§ **Saved data entries**:
Start of Block

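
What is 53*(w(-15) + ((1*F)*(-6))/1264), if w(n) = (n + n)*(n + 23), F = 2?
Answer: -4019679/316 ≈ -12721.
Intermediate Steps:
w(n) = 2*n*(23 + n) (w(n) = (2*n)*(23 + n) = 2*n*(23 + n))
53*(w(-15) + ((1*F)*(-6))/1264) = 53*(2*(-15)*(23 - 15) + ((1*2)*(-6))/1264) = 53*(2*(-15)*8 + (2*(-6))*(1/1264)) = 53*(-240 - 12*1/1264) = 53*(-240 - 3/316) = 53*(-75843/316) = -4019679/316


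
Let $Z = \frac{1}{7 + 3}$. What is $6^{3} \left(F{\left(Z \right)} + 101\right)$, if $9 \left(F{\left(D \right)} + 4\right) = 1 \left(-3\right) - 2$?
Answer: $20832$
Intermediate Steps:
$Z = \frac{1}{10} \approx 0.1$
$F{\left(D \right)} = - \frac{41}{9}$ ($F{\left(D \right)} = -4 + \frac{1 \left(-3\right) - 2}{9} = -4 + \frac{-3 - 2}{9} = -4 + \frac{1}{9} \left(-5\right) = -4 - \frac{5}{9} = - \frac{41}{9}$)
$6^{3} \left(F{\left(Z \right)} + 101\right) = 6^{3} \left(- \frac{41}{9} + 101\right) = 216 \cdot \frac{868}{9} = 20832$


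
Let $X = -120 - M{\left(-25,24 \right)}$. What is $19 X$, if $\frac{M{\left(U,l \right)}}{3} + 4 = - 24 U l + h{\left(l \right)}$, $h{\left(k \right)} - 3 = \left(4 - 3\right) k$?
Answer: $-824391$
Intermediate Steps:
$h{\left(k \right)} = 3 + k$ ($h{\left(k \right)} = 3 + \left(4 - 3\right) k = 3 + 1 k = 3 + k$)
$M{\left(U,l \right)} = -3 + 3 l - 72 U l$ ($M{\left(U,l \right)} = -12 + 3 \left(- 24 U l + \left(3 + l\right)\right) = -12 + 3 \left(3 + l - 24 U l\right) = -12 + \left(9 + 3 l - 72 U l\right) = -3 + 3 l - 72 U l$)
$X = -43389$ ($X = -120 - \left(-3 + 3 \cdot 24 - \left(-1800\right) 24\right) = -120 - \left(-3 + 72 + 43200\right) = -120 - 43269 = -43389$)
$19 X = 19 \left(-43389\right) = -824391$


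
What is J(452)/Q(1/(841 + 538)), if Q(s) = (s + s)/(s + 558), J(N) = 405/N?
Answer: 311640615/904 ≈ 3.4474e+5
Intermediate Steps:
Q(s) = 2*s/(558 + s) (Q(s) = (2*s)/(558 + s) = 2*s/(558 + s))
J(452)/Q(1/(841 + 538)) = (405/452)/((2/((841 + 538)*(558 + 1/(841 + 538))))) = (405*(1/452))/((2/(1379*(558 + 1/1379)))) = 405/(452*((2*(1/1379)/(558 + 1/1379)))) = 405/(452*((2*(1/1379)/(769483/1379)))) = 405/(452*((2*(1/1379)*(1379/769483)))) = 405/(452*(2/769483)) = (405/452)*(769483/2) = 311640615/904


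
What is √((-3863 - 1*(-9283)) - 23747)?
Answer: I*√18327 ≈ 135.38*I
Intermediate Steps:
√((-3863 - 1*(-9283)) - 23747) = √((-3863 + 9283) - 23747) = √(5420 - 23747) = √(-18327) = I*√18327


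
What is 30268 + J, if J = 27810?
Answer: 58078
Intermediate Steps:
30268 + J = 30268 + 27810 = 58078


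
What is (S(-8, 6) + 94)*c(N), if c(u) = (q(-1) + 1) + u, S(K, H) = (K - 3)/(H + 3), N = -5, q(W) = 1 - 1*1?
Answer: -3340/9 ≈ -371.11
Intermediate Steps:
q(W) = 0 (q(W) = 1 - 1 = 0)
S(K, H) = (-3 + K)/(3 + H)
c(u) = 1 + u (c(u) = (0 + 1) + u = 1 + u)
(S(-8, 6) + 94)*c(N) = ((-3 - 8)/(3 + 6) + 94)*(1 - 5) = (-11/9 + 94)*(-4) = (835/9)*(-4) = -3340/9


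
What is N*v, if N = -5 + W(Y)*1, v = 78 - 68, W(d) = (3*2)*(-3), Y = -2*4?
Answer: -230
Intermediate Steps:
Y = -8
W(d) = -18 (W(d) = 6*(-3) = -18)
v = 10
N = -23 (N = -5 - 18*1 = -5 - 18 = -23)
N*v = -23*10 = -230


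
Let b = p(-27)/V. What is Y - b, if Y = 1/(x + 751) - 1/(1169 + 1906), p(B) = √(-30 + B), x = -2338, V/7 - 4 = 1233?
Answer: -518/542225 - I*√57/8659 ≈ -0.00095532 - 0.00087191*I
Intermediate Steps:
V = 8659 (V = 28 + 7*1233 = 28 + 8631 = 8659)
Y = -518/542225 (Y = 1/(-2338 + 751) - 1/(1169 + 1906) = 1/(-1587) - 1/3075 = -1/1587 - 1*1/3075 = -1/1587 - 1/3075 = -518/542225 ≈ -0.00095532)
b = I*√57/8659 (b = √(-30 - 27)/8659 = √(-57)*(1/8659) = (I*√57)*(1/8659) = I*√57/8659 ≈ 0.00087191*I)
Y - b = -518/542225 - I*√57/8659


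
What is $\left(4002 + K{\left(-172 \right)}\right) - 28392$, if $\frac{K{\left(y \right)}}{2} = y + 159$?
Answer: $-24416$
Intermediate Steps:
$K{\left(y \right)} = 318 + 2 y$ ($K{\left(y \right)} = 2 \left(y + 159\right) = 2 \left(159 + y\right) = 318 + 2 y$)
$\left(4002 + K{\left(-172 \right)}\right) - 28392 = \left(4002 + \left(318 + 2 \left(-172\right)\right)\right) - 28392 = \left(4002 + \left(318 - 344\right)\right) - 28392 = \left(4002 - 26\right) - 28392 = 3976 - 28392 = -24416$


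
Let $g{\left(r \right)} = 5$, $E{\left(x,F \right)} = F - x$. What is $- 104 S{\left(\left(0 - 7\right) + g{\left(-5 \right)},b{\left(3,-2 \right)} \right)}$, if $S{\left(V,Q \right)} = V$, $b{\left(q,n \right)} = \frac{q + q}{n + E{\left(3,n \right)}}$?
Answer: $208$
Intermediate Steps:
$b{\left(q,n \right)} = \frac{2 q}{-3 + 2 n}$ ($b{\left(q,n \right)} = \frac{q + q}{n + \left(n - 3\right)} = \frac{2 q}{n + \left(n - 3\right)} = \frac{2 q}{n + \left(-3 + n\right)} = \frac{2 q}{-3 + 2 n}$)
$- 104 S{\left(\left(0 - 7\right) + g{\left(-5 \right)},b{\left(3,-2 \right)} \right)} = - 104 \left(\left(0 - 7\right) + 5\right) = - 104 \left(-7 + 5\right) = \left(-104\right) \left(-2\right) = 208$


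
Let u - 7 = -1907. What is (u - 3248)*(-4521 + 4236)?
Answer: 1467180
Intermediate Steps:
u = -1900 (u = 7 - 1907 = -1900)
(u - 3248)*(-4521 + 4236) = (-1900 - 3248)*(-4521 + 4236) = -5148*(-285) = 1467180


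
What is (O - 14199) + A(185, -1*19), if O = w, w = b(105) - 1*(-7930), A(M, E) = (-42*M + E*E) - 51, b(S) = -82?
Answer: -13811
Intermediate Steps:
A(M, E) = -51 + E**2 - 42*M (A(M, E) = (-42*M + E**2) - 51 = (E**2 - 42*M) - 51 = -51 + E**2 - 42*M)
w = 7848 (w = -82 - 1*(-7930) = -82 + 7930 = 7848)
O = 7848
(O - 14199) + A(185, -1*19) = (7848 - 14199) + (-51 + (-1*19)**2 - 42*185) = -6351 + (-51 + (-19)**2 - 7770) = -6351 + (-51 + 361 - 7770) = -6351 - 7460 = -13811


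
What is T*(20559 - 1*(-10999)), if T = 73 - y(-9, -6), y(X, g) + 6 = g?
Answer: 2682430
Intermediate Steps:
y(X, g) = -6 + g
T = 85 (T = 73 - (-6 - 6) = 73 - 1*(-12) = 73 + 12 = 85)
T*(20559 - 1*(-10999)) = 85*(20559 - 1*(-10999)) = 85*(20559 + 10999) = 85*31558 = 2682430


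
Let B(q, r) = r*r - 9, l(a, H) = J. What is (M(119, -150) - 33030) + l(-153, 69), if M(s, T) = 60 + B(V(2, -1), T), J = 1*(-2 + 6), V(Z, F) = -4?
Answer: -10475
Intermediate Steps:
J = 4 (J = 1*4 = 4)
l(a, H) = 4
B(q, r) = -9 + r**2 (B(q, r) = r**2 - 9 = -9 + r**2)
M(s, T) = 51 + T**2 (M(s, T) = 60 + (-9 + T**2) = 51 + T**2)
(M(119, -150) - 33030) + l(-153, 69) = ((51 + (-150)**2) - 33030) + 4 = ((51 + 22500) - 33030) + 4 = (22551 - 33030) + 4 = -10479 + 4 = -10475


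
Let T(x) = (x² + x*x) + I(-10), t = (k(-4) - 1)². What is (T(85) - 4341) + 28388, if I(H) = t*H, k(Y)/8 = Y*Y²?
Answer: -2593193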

End of Block

Return, please, the lines of the data from the first through the line containing "Answer: $20832$", both kept, exactly as they stand and nothing more.

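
What is 53*(w(-15) + ((1*F)*(-6))/1264), if w(n) = (n + n)*(n + 23), F = 2?
Answer: -4019679/316 ≈ -12721.
Intermediate Steps:
w(n) = 2*n*(23 + n) (w(n) = (2*n)*(23 + n) = 2*n*(23 + n))
53*(w(-15) + ((1*F)*(-6))/1264) = 53*(2*(-15)*(23 - 15) + ((1*2)*(-6))/1264) = 53*(2*(-15)*8 + (2*(-6))*(1/1264)) = 53*(-240 - 12*1/1264) = 53*(-240 - 3/316) = 53*(-75843/316) = -4019679/316


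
Let $Z = \frac{1}{7 + 3}$. What is $6^{3} \left(F{\left(Z \right)} + 101\right)$, if $9 \left(F{\left(D \right)} + 4\right) = 1 \left(-3\right) - 2$?
Answer: $20832$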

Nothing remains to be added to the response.